Copy out word for word the line with "(2xy + 5y²)dx + (x² + 10xy)dy = 0" and the lines that follow it in the listing below, up to the final one.
--- Exercise data ---
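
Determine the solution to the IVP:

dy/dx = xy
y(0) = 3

General solution: y = Ce^(x²/2)
Applying IC y(0) = 3:
Particular solution: y = 3e^(x²/2)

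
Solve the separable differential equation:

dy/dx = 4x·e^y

Separating variables and integrating:
-e^(-y) = 2x² + C

General solution: y = -ln(C - 2x²)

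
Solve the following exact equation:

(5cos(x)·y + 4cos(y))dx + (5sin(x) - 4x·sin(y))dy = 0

Verify exactness: ∂M/∂y = ∂N/∂x ✓
Find F(x,y) such that ∂F/∂x = M, ∂F/∂y = N
Solution: 5sin(x)·y + 4x·cos(y) = C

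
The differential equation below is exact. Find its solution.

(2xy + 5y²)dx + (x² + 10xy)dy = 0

Verify exactness: ∂M/∂y = ∂N/∂x ✓
Find F(x,y) such that ∂F/∂x = M, ∂F/∂y = N
Solution: x²y + 5xy² = C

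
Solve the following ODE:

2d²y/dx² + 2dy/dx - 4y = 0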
---
Response:
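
(2xy + 5y²)dx + (x² + 10xy)dy = 0

Verify exactness: ∂M/∂y = ∂N/∂x ✓
Find F(x,y) such that ∂F/∂x = M, ∂F/∂y = N
Solution: x²y + 5xy² = C

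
Solve the following ODE:

2d²y/dx² + 2dy/dx - 4y = 0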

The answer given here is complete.